=== Information supplied ===

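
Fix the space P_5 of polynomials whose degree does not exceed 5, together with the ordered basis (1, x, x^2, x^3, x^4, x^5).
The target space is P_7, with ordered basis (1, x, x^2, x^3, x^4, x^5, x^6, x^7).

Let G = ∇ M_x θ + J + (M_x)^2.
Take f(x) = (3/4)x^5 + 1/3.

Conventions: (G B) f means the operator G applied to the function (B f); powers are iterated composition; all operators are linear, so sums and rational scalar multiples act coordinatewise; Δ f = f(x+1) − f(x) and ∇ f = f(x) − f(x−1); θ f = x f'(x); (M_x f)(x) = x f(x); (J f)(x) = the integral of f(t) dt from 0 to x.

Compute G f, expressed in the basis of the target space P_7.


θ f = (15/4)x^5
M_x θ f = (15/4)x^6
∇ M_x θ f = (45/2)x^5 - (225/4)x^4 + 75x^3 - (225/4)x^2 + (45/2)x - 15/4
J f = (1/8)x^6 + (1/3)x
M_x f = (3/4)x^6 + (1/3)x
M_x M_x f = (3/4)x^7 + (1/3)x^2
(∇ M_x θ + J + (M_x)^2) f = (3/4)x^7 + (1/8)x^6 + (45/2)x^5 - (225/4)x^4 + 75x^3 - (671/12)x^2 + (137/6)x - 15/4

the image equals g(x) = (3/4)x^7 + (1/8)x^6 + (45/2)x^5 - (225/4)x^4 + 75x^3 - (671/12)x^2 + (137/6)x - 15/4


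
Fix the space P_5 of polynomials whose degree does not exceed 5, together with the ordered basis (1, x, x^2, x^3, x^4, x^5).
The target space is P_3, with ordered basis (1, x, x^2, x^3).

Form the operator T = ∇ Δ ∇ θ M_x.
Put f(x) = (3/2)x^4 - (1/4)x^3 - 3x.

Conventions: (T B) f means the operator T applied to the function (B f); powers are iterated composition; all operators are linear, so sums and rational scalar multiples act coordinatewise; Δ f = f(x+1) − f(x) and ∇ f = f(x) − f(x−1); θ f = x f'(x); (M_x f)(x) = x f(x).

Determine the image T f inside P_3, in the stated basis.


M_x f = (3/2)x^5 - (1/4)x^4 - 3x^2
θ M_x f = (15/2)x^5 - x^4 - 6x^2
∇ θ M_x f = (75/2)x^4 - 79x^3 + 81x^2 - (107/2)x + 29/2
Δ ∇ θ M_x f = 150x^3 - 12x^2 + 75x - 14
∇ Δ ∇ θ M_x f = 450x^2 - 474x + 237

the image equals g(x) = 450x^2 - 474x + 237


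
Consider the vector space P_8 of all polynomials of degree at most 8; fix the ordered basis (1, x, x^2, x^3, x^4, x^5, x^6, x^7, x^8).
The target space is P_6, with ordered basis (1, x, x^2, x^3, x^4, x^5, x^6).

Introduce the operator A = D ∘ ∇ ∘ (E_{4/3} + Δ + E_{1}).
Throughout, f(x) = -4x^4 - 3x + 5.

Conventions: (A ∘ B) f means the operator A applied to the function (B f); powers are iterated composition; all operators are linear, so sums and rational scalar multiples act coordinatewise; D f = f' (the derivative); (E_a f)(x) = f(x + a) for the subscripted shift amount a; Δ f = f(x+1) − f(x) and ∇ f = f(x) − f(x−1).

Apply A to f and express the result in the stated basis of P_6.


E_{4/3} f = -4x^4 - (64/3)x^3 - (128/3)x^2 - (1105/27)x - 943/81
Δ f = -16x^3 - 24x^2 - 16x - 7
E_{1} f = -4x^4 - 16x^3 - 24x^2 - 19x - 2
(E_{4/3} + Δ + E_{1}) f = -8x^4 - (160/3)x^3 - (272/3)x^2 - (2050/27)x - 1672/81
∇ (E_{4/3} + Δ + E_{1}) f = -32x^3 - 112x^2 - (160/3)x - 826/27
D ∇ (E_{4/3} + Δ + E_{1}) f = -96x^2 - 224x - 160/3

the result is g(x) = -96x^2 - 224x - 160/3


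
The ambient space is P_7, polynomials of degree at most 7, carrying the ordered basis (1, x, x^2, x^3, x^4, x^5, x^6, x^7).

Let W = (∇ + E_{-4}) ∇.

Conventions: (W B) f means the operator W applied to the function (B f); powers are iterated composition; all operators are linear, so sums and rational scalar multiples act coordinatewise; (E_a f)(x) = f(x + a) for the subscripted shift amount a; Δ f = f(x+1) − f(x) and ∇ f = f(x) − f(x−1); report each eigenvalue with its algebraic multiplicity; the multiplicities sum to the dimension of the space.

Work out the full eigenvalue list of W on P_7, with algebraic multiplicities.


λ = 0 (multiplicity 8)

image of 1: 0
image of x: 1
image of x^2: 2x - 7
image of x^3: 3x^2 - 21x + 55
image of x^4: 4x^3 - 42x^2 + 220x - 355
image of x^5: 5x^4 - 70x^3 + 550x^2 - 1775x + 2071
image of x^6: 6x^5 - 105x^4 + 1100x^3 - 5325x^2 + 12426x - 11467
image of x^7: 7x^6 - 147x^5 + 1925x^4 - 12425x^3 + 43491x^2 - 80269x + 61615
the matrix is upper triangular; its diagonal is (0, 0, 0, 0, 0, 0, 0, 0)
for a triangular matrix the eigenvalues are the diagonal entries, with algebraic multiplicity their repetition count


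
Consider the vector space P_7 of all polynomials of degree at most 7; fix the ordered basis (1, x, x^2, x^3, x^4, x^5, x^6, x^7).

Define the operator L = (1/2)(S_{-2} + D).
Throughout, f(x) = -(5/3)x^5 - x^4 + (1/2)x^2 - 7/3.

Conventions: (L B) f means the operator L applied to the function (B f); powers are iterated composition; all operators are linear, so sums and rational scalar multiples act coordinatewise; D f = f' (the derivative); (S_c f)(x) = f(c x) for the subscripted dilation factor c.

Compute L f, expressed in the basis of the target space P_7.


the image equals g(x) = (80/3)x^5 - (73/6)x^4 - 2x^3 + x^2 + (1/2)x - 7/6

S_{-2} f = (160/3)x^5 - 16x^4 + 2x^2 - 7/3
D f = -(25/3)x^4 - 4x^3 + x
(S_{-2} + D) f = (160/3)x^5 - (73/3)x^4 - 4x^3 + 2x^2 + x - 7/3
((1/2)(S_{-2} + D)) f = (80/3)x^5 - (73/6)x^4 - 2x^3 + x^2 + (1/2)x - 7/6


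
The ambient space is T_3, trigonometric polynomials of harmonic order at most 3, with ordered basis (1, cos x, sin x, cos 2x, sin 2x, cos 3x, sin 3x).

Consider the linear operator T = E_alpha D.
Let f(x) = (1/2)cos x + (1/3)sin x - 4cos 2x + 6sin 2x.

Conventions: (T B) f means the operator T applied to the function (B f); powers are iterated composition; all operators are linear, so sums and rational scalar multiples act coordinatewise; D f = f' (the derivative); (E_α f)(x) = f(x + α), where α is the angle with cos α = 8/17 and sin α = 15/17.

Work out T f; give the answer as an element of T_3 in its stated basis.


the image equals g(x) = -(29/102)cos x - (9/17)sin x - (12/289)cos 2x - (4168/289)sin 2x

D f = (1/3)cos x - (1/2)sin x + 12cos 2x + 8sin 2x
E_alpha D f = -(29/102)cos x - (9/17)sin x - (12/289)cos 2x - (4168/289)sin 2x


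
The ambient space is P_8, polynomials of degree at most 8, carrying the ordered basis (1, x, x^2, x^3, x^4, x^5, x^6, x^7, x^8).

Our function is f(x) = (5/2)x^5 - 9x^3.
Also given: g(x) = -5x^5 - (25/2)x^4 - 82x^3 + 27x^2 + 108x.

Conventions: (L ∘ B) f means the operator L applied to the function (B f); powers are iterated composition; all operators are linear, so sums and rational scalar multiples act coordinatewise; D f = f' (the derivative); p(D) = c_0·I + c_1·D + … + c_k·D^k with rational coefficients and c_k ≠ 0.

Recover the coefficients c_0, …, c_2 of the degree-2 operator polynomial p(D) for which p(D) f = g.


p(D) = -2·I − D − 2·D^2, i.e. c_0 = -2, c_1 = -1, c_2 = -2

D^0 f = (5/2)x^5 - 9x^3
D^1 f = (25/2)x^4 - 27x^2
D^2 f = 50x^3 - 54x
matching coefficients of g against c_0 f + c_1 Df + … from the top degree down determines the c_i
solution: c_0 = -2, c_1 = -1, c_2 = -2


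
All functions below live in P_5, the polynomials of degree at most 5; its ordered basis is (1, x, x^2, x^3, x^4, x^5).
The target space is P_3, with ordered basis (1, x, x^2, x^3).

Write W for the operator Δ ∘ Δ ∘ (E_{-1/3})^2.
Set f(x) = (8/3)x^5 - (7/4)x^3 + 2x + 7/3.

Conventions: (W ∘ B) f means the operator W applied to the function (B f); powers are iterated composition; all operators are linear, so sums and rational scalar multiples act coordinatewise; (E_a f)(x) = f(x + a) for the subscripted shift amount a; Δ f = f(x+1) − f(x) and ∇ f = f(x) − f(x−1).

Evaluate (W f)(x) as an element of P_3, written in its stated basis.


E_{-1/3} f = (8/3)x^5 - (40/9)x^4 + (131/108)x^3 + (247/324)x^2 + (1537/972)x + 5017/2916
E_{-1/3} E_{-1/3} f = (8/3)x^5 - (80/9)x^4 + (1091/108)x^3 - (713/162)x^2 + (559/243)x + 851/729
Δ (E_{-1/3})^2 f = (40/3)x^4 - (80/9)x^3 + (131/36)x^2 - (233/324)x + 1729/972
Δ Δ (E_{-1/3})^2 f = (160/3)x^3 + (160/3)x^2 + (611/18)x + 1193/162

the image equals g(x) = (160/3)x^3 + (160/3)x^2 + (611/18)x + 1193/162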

===

#### The task
What is the number of lines above that contain "carrying"? Answer with that number only.

#### Reply to the task
2